Collection entries:
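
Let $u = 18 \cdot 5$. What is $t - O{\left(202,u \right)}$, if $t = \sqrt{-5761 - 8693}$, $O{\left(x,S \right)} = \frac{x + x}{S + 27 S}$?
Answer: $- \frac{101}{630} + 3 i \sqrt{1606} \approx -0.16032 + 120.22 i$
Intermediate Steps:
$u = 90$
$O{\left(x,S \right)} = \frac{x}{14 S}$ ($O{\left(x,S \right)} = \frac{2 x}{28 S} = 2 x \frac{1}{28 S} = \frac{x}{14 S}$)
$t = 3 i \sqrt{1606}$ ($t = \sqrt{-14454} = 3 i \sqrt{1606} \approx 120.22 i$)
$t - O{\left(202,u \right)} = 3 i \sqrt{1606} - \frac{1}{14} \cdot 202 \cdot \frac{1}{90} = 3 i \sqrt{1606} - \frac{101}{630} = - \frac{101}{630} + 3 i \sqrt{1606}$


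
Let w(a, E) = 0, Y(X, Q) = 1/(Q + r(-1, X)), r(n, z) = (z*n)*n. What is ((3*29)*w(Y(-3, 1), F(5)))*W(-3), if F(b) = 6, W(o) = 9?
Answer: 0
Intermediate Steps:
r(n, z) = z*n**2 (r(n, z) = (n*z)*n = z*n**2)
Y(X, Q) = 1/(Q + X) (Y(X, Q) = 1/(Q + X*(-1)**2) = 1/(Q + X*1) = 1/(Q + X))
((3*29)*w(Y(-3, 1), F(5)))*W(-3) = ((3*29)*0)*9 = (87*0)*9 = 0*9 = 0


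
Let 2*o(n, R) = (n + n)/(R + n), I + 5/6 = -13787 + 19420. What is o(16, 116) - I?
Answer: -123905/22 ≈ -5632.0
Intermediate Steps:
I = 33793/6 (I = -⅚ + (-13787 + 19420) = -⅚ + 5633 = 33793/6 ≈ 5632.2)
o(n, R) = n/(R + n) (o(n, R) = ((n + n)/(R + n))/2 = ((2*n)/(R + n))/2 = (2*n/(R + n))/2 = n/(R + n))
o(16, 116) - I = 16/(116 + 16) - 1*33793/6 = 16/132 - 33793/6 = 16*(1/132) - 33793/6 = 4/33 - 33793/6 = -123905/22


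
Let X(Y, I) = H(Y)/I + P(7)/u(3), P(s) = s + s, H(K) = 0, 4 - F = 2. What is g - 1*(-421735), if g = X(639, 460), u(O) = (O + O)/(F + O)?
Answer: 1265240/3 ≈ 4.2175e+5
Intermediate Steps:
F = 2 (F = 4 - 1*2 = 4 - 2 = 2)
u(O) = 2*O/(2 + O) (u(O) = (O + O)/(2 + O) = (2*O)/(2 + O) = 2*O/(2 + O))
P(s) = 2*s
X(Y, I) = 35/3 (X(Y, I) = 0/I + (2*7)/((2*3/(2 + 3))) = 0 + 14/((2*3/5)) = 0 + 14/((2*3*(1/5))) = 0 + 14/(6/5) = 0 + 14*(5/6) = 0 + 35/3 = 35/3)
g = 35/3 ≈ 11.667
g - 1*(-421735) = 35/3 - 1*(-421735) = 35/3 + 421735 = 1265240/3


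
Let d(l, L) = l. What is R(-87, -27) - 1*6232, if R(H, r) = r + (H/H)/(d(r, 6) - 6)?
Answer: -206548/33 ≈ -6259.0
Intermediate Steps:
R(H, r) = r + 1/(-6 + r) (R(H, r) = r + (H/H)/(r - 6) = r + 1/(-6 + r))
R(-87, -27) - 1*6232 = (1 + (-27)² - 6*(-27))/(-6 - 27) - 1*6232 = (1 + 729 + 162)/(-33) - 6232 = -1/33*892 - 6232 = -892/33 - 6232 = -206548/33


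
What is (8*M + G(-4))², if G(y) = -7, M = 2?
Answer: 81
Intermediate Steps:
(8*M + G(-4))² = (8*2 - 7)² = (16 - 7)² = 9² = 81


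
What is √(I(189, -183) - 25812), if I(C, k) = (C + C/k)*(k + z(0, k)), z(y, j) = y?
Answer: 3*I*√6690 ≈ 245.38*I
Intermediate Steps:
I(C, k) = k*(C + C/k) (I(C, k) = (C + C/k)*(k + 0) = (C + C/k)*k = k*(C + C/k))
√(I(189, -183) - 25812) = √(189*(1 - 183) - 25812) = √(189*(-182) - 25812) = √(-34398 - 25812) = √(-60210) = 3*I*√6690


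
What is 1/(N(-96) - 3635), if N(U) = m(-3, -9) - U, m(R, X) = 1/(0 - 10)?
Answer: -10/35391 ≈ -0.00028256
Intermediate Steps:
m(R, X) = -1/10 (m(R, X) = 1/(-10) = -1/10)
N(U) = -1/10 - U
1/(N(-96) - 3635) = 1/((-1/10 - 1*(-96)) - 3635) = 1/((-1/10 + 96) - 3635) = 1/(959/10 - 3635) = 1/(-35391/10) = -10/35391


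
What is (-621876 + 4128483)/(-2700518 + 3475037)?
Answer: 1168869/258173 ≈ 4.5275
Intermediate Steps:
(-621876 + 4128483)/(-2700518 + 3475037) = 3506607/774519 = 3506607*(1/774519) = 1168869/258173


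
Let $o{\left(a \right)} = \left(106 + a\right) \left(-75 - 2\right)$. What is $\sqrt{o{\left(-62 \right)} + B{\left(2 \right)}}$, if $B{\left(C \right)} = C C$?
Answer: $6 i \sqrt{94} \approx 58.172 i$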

--

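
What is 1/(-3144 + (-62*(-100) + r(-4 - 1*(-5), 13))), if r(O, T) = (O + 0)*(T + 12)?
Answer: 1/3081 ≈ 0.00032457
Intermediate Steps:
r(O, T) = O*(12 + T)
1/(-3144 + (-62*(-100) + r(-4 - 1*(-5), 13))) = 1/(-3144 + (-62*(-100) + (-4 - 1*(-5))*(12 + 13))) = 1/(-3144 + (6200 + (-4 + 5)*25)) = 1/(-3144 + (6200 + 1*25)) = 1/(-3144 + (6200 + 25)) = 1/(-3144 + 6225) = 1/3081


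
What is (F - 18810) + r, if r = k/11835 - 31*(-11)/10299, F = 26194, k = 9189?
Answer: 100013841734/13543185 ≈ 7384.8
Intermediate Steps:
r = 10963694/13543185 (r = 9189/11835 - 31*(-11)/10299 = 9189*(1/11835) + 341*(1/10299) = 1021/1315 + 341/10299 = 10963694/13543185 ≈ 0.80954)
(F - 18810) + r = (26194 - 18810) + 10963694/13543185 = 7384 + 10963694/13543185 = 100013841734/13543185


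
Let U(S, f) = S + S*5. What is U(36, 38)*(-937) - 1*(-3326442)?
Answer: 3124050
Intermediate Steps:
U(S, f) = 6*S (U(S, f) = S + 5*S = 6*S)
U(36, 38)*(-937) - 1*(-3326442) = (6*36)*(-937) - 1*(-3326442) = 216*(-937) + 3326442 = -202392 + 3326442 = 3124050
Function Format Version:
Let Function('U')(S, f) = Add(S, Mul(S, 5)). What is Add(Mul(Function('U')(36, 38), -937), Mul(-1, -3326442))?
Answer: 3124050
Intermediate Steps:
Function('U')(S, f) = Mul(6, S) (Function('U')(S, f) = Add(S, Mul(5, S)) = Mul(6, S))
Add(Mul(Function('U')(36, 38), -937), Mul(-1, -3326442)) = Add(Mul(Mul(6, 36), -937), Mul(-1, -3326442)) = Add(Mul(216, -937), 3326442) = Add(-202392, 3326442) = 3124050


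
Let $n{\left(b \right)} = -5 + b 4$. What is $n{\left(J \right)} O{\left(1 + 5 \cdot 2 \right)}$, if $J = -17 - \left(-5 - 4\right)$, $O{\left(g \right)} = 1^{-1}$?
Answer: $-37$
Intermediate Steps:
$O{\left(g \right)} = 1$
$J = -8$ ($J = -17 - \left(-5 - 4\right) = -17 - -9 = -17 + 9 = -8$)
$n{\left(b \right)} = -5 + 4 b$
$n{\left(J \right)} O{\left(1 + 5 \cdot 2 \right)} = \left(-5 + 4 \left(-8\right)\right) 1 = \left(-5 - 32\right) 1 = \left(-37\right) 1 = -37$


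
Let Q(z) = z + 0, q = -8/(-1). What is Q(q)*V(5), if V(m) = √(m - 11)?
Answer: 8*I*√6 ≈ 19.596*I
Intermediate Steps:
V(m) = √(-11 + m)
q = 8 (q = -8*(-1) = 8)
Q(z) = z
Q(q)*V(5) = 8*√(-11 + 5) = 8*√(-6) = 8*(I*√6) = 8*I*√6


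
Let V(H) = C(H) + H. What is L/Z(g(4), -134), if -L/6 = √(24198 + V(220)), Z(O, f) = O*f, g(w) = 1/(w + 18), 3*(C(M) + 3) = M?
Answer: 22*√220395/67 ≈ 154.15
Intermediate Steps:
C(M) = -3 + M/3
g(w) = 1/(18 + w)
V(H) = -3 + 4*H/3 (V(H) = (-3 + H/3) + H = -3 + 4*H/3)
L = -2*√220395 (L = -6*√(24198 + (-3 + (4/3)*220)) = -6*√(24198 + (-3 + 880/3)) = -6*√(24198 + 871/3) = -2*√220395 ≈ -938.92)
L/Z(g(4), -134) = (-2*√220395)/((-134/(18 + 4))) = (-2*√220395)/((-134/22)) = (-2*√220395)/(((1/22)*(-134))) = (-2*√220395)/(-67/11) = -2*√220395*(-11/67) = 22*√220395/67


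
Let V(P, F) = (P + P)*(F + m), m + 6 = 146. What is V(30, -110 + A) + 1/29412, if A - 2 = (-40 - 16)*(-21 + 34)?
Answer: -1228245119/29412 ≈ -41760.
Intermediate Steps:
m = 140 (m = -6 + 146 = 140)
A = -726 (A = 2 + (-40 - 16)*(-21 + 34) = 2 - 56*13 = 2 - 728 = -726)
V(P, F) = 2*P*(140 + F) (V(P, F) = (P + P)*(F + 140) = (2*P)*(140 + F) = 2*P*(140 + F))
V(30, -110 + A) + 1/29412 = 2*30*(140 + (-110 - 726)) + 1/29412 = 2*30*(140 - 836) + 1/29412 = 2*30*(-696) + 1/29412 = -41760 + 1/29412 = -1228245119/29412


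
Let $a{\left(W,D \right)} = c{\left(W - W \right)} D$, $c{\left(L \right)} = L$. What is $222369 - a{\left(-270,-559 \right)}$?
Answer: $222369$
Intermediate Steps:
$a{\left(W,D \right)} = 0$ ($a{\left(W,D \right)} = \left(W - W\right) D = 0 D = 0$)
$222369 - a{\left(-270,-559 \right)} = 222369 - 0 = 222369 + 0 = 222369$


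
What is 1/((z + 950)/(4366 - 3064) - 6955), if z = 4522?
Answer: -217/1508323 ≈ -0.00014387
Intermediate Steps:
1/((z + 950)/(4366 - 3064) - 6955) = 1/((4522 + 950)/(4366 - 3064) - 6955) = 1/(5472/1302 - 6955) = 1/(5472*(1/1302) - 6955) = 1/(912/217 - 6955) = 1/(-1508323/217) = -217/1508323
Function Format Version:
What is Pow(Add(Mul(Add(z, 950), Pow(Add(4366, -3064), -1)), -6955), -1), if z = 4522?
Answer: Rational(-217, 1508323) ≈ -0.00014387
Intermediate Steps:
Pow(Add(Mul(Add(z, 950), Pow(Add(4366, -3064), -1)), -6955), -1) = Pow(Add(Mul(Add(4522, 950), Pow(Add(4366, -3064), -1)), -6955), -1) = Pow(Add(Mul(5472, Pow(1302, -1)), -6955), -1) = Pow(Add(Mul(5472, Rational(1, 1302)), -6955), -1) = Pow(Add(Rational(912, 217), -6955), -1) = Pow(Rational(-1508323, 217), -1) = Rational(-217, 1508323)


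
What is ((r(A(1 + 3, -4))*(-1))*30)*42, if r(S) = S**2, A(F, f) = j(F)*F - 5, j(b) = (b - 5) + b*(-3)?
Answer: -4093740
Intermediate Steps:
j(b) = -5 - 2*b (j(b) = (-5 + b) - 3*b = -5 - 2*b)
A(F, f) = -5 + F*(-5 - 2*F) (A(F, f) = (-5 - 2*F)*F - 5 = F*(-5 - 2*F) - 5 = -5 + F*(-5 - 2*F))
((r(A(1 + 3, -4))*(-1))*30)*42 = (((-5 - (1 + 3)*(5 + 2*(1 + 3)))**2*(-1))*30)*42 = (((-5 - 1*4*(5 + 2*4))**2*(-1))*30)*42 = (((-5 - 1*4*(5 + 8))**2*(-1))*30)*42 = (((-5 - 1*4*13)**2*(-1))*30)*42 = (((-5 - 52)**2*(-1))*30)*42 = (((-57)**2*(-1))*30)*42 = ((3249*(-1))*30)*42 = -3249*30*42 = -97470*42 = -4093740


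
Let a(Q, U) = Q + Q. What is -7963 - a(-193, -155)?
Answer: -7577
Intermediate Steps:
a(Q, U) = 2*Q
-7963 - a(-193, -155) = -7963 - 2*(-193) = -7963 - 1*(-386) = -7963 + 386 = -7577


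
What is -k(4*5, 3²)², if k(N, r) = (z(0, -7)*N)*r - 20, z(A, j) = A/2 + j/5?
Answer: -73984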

==

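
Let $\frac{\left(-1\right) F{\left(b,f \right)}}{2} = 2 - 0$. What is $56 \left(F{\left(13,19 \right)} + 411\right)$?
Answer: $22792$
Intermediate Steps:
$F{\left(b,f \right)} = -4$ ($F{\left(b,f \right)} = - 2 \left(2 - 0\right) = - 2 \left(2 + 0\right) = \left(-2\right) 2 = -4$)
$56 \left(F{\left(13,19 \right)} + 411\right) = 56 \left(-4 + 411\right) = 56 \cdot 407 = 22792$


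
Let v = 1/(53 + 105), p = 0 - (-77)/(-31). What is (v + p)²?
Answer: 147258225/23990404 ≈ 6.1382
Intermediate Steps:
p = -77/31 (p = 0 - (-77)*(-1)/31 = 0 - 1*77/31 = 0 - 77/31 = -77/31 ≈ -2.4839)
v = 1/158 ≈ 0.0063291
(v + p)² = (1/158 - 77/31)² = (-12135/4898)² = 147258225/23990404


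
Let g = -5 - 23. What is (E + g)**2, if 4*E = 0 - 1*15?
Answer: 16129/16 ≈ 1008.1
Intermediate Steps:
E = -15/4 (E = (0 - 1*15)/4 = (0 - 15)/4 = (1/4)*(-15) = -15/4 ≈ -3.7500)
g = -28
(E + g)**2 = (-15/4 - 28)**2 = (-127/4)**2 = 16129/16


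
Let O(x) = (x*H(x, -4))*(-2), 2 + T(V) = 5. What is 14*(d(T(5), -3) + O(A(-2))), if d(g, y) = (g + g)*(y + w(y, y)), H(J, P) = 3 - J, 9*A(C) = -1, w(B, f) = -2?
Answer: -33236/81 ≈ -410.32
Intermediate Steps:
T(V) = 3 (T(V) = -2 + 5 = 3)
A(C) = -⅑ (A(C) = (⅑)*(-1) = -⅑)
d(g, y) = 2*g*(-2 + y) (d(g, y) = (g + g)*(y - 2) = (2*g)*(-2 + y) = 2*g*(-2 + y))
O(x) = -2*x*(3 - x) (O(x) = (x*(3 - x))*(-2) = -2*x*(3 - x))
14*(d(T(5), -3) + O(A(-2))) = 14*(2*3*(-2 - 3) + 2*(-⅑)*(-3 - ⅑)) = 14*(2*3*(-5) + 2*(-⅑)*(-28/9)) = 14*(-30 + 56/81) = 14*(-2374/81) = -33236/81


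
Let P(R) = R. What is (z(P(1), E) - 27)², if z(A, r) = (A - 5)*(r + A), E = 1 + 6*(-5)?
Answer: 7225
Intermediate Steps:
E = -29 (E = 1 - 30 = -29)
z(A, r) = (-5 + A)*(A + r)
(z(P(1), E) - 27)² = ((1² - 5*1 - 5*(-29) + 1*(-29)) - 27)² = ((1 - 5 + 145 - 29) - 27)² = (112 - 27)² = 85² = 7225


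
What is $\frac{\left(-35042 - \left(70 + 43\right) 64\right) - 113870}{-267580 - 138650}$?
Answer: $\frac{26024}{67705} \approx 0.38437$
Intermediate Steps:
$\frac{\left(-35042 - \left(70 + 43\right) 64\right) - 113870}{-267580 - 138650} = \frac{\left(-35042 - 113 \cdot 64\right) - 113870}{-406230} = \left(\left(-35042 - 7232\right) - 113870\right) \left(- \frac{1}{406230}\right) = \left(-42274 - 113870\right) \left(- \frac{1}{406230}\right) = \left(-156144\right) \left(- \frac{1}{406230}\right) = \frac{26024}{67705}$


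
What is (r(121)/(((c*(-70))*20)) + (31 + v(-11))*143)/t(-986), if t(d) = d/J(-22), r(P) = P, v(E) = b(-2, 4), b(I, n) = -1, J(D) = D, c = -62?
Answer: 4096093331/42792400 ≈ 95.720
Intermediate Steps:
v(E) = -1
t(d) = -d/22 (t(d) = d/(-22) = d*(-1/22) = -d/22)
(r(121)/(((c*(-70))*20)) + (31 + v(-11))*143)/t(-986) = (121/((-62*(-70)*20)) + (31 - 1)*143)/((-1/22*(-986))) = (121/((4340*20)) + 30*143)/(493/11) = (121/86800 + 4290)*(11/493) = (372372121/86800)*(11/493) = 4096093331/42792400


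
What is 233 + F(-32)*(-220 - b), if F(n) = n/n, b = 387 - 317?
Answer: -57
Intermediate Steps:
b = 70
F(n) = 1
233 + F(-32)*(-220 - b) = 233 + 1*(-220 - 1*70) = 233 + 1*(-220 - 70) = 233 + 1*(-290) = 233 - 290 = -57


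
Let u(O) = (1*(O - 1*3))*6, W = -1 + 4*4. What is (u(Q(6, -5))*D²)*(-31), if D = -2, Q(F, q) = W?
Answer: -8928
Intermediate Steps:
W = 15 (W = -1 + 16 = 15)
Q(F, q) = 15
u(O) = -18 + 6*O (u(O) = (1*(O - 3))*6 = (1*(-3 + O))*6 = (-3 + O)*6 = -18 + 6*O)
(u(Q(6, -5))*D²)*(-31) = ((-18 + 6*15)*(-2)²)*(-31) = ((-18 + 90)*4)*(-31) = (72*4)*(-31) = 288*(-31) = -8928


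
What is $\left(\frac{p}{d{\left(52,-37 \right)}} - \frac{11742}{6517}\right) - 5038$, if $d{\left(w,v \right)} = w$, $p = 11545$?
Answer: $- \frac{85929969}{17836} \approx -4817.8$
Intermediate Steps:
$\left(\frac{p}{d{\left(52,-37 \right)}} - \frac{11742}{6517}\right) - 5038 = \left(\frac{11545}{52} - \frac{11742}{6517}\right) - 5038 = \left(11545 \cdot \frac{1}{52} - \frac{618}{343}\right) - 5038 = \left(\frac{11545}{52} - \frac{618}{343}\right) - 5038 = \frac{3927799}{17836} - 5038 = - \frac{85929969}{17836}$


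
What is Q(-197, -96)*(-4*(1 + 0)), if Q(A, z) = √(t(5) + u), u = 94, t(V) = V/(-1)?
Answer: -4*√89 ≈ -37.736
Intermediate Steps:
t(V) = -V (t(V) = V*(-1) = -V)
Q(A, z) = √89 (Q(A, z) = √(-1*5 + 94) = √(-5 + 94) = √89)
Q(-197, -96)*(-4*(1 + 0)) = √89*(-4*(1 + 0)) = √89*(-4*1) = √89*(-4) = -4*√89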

• _What is expected_
What is asked for is an exact copy of the lines above from the one containing "Let O(x) = (x*H(x, -4))*(-2), 2" through the one containing "Answer: 7225", and only those.

• _Result for this task_
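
Let O(x) = (x*H(x, -4))*(-2), 2 + T(V) = 5. What is 14*(d(T(5), -3) + O(A(-2))), if d(g, y) = (g + g)*(y + w(y, y)), H(J, P) = 3 - J, 9*A(C) = -1, w(B, f) = -2?
Answer: -33236/81 ≈ -410.32
Intermediate Steps:
T(V) = 3 (T(V) = -2 + 5 = 3)
A(C) = -⅑ (A(C) = (⅑)*(-1) = -⅑)
d(g, y) = 2*g*(-2 + y) (d(g, y) = (g + g)*(y - 2) = (2*g)*(-2 + y) = 2*g*(-2 + y))
O(x) = -2*x*(3 - x) (O(x) = (x*(3 - x))*(-2) = -2*x*(3 - x))
14*(d(T(5), -3) + O(A(-2))) = 14*(2*3*(-2 - 3) + 2*(-⅑)*(-3 - ⅑)) = 14*(2*3*(-5) + 2*(-⅑)*(-28/9)) = 14*(-30 + 56/81) = 14*(-2374/81) = -33236/81


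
Let P(R) = R. What is (z(P(1), E) - 27)², if z(A, r) = (A - 5)*(r + A), E = 1 + 6*(-5)?
Answer: 7225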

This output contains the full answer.